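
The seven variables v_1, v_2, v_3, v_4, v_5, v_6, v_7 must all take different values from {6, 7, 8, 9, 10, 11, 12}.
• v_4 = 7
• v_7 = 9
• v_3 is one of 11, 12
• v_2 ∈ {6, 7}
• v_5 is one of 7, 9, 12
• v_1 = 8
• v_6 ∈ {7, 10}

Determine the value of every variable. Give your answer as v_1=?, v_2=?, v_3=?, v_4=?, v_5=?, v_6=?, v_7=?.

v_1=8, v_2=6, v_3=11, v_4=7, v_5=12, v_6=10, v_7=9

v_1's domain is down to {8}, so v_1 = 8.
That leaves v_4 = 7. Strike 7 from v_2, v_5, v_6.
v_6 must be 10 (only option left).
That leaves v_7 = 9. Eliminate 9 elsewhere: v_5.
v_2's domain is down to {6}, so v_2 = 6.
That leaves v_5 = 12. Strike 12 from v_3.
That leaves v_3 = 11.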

=-=-=-=-=

### Task to complete
All of the entries must be printed again exactly as given.

### Response to this task
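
The seven variables v_1, v_2, v_3, v_4, v_5, v_6, v_7 must all take different values from {6, 7, 8, 9, 10, 11, 12}.
• v_4 = 7
• v_7 = 9
• v_3 is one of 11, 12
• v_2 ∈ {6, 7}
• v_5 is one of 7, 9, 12
• v_1 = 8
• v_6 ∈ {7, 10}

Determine the value of every variable. Give your answer as v_1=?, v_2=?, v_3=?, v_4=?, v_5=?, v_6=?, v_7=?.

v_1=8, v_2=6, v_3=11, v_4=7, v_5=12, v_6=10, v_7=9

v_1's domain is down to {8}, so v_1 = 8.
That leaves v_4 = 7. Strike 7 from v_2, v_5, v_6.
v_6 must be 10 (only option left).
That leaves v_7 = 9. Eliminate 9 elsewhere: v_5.
v_2's domain is down to {6}, so v_2 = 6.
That leaves v_5 = 12. Strike 12 from v_3.
That leaves v_3 = 11.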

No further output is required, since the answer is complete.